[Entries shown Boundary: Start]
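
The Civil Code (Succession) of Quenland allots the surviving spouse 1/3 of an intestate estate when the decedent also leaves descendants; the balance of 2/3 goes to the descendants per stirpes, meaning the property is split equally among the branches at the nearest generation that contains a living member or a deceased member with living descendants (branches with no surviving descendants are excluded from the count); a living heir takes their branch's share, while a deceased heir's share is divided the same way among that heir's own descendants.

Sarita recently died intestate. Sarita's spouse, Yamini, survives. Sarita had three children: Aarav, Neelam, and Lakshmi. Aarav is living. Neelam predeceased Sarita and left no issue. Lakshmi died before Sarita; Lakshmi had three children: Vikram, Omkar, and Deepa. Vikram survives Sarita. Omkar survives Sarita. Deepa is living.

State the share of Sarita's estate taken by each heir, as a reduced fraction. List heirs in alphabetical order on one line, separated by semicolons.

Aarav 1/3; Deepa 1/9; Omkar 1/9; Vikram 1/9; Yamini 1/3

Yamini, as surviving spouse, takes 1/3.
The remaining 2/3 passes to Sarita's descendants per stirpes.
Neelam left no surviving issue, so that branch lapses and is disregarded.
The 2/3 is divided into 2 equal shares of 1/3 among Aarav, Lakshmi.
Aarav is living and takes 1/3.
Lakshmi predeceased; the 1/3 allotted to Lakshmi's branch passes to Lakshmi's issue by representation.
The 1/3 is divided into 3 equal shares of 1/9 among Vikram, Omkar, Deepa.
Vikram is living and takes 1/9.
Omkar is living and takes 1/9.
Deepa is living and takes 1/9.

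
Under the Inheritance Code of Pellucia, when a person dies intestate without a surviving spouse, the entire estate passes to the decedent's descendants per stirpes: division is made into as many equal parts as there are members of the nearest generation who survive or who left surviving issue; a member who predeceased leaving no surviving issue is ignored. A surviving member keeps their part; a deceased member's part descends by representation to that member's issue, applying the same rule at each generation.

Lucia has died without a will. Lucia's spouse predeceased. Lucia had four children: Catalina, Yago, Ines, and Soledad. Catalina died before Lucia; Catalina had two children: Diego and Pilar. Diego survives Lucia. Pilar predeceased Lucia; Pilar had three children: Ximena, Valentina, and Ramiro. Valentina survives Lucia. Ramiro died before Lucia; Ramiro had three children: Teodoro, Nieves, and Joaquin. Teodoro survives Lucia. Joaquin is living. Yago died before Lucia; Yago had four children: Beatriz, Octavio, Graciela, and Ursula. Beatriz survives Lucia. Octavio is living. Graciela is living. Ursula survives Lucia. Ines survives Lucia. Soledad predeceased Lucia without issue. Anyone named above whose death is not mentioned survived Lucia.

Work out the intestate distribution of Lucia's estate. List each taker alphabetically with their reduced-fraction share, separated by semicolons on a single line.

Beatriz 1/12; Diego 1/6; Graciela 1/12; Ines 1/3; Joaquin 1/54; Nieves 1/54; Octavio 1/12; Teodoro 1/54; Ursula 1/12; Valentina 1/18; Ximena 1/18

There is no surviving spouse, so the entire estate passes to Lucia's descendants per stirpes.
Soledad left no surviving issue, so that branch lapses and is disregarded.
The estate is divided into 3 equal shares of 1/3 among Catalina, Yago, Ines.
Catalina predeceased; the 1/3 allotted to Catalina's branch passes to Catalina's issue by representation.
The 1/3 is divided into 2 equal shares of 1/6 among Diego, Pilar.
Diego is living and takes 1/6.
Pilar predeceased; the 1/6 allotted to Pilar's branch passes to Pilar's issue by representation.
The 1/6 is divided into 3 equal shares of 1/18 among Ximena, Valentina, Ramiro.
Ximena is living and takes 1/18.
Valentina is living and takes 1/18.
Ramiro predeceased; the 1/18 allotted to Ramiro's branch passes to Ramiro's issue by representation.
The 1/18 is divided into 3 equal shares of 1/54 among Teodoro, Nieves, Joaquin.
Teodoro is living and takes 1/54.
Nieves is living and takes 1/54.
Joaquin is living and takes 1/54.
Yago predeceased; the 1/3 allotted to Yago's branch passes to Yago's issue by representation.
The 1/3 is divided into 4 equal shares of 1/12 among Beatriz, Octavio, Graciela, Ursula.
Beatriz is living and takes 1/12.
Octavio is living and takes 1/12.
Graciela is living and takes 1/12.
Ursula is living and takes 1/12.
Ines is living and takes 1/3.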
[Entries shown Boundary: End]
What the task asks: Which lines above contain "decedent"? Show each of them.

Task response:
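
The Civil Code (Succession) of Quenland allots the surviving spouse 1/3 of an intestate estate when the decedent also leaves descendants; the balance of 2/3 goes to the descendants per stirpes, meaning the property is split equally among the branches at the nearest generation that contains a living member or a deceased member with living descendants (branches with no surviving descendants are excluded from the count); a living heir takes their branch's share, while a deceased heir's share is divided the same way among that heir's own descendants.
Under the Inheritance Code of Pellucia, when a person dies intestate without a surviving spouse, the entire estate passes to the decedent's descendants per stirpes: division is made into as many equal parts as there are members of the nearest generation who survive or who left surviving issue; a member who predeceased leaving no surviving issue is ignored. A surviving member keeps their part; a deceased member's part descends by representation to that member's issue, applying the same rule at each generation.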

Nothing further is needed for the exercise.